Task to carry out: Look through the data below and work out how many lines contain the string "initialised". Give the number alone.

Materials provided section start

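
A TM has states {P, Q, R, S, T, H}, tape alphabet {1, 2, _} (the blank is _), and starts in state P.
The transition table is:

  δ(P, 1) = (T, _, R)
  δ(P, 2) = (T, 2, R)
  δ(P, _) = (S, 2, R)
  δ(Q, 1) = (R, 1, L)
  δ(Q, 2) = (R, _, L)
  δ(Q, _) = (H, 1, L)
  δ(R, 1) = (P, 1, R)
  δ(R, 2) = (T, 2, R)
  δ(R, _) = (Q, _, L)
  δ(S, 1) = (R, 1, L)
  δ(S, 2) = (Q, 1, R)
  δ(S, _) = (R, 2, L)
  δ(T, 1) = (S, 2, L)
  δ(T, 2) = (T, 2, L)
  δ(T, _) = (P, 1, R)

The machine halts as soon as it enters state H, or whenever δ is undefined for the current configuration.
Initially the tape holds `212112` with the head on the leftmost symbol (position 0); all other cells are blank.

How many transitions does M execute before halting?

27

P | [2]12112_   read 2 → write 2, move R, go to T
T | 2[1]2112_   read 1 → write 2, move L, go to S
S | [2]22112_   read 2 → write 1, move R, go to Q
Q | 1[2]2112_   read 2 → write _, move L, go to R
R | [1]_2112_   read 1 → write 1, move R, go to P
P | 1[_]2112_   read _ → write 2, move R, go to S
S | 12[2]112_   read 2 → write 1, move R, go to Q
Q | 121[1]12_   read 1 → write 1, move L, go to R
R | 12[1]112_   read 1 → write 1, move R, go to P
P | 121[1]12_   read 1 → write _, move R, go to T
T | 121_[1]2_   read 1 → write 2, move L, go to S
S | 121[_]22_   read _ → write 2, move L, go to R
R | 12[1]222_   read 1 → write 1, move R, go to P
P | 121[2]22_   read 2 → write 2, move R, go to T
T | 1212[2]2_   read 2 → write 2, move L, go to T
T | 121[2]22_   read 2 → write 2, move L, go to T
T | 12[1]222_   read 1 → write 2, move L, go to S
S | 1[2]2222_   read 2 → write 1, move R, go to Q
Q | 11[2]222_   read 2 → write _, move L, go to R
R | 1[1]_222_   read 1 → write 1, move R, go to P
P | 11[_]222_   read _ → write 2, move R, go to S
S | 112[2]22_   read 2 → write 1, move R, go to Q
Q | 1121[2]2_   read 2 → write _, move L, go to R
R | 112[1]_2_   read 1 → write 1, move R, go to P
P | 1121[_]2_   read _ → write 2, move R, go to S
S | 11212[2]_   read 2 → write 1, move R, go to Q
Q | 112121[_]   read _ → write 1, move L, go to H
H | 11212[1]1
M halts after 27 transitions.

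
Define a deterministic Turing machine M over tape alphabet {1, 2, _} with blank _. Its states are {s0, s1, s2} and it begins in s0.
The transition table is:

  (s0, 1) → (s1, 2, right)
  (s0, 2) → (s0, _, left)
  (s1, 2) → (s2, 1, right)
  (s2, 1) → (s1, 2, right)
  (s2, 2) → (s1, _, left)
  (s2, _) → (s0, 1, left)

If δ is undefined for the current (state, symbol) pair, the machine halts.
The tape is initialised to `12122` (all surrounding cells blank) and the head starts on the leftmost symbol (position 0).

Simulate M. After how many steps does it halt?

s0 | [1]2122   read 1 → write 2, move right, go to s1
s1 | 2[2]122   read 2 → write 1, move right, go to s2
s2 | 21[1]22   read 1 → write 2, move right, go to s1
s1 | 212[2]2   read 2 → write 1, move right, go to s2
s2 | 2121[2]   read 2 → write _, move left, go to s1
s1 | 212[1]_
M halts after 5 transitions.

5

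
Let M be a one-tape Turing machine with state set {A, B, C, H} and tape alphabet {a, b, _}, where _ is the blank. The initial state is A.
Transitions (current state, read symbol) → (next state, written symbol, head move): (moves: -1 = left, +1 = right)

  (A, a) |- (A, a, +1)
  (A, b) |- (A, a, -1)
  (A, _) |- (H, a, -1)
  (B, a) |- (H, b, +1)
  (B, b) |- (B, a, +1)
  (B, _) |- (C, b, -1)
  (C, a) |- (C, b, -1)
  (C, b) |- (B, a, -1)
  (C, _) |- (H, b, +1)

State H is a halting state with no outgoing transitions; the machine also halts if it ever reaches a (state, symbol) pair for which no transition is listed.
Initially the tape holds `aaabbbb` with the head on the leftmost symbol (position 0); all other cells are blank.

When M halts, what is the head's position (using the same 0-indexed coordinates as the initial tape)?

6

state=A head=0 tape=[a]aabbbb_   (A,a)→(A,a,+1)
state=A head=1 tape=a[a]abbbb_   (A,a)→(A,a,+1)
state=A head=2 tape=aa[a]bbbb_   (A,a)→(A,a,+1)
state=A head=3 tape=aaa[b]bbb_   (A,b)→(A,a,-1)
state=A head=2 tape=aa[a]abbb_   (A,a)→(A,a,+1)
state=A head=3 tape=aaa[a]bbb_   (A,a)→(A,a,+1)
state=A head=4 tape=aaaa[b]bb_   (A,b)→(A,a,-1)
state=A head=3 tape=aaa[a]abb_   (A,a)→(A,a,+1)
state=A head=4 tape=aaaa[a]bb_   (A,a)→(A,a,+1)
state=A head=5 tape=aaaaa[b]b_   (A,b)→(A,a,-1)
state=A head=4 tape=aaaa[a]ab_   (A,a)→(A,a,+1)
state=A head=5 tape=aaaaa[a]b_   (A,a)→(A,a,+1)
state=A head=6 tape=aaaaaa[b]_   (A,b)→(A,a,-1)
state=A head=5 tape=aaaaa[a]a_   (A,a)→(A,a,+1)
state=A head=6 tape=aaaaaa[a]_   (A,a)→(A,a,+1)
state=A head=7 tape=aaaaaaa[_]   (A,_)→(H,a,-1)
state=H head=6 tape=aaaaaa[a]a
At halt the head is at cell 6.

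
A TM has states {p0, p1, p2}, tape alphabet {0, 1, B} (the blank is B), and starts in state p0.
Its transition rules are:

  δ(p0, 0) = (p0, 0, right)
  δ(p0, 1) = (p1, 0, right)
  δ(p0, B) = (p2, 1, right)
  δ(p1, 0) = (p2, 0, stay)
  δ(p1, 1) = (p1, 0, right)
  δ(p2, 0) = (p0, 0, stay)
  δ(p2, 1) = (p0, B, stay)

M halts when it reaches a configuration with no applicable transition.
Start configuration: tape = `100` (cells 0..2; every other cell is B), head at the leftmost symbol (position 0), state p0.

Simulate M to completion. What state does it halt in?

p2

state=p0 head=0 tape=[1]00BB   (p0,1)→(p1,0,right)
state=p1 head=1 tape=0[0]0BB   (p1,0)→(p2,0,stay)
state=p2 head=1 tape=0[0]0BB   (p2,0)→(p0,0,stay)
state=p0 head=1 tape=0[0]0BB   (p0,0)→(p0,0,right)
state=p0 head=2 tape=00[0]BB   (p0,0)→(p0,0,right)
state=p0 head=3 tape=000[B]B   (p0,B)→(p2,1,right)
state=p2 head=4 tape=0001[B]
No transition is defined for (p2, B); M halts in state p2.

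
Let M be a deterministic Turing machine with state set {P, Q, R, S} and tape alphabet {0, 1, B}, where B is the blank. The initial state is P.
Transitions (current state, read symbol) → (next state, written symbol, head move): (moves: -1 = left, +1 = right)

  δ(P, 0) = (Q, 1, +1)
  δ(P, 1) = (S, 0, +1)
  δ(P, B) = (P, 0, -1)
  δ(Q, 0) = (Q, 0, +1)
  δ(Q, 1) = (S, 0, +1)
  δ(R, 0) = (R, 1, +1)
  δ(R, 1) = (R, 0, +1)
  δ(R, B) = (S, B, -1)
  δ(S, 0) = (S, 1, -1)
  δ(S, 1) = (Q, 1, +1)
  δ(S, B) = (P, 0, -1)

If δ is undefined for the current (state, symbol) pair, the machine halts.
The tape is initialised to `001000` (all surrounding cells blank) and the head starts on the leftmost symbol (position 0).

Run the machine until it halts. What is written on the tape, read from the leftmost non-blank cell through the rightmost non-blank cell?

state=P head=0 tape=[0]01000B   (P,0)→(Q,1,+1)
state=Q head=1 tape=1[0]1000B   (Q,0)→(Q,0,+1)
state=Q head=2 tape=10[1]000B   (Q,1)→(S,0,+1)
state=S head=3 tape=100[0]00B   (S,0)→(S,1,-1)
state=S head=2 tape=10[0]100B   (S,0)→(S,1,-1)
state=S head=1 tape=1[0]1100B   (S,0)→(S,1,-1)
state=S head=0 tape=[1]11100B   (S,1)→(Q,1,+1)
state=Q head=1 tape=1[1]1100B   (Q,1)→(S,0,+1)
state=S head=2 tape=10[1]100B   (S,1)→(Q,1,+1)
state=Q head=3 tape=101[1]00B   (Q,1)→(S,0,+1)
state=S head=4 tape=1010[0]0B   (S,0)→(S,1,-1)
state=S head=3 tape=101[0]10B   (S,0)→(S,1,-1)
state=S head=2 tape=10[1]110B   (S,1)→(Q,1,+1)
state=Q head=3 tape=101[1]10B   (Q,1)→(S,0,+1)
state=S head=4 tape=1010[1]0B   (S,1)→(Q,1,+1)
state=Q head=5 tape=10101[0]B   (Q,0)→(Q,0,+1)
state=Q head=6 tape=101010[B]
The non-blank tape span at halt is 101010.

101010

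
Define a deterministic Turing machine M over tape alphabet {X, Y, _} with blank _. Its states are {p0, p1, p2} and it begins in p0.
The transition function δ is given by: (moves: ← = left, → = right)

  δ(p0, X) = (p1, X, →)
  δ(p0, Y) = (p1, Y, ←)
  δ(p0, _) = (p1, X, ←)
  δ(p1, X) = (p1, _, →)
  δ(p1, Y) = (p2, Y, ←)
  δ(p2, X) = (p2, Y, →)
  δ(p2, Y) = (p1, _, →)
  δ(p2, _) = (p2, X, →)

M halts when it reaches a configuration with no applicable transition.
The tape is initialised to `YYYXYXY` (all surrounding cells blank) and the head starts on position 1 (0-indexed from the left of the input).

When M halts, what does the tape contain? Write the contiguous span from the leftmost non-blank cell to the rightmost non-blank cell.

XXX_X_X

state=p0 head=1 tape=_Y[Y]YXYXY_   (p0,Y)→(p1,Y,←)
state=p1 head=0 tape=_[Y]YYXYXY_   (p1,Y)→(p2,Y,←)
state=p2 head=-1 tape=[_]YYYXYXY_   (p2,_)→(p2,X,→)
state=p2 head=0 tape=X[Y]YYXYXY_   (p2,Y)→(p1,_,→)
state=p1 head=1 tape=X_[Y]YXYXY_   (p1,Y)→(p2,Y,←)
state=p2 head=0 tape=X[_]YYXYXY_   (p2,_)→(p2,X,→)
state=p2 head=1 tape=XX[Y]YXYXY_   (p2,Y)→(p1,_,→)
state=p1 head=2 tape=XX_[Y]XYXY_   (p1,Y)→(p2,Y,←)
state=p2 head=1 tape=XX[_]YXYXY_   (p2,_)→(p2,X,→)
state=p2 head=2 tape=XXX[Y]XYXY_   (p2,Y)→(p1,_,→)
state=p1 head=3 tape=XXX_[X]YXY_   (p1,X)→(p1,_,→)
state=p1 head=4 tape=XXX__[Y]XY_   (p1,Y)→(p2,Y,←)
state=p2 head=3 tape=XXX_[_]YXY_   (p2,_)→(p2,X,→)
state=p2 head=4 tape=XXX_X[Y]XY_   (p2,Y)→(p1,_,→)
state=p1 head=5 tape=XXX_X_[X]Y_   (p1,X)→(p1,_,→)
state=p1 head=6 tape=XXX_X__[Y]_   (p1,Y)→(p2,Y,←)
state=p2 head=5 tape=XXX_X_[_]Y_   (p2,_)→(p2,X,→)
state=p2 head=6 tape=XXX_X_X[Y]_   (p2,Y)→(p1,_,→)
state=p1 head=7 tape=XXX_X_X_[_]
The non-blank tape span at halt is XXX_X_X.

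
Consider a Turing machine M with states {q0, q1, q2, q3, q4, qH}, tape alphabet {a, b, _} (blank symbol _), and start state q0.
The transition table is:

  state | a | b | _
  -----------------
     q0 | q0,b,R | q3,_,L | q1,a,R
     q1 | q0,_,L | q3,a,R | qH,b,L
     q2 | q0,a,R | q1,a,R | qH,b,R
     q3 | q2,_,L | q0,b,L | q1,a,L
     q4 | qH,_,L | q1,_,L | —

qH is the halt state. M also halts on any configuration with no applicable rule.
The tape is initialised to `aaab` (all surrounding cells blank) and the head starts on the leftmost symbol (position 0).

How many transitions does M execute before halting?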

Materials provided section end

Final answer: 4